▶ Work task
Every line below should be set down exactly as it appears.

--- START ---

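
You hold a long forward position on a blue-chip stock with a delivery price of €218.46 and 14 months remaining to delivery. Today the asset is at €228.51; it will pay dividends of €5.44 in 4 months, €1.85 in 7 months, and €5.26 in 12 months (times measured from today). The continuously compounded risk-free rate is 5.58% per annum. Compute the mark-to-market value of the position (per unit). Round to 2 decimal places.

PV(remaining dividends) I = 5.44·e^(−0.0558·4/12) + 1.85·e^(−0.0558·7/12) + 5.26·e^(−0.0558·12/12) = 12.1050
Current forward F = (S − I)·e^(rT) = (228.51 − 12.1050)·e^(0.0558·14/12) = 216.4050 × 1.067266 = 230.9617
Value (long) = (F − K)·e^(−rT) = (230.9617 − 218.46) × 0.936974 = 11.7138
Value = €11.71

€11.71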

--- END ---

▶ Answer for the task
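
You hold a long forward position on a blue-chip stock with a delivery price of €218.46 and 14 months remaining to delivery. Today the asset is at €228.51; it will pay dividends of €5.44 in 4 months, €1.85 in 7 months, and €5.26 in 12 months (times measured from today). The continuously compounded risk-free rate is 5.58% per annum. Compute the mark-to-market value of the position (per unit). Round to 2 decimal places.

PV(remaining dividends) I = 5.44·e^(−0.0558·4/12) + 1.85·e^(−0.0558·7/12) + 5.26·e^(−0.0558·12/12) = 12.1050
Current forward F = (S − I)·e^(rT) = (228.51 − 12.1050)·e^(0.0558·14/12) = 216.4050 × 1.067266 = 230.9617
Value (long) = (F − K)·e^(−rT) = (230.9617 − 218.46) × 0.936974 = 11.7138
Value = €11.71

€11.71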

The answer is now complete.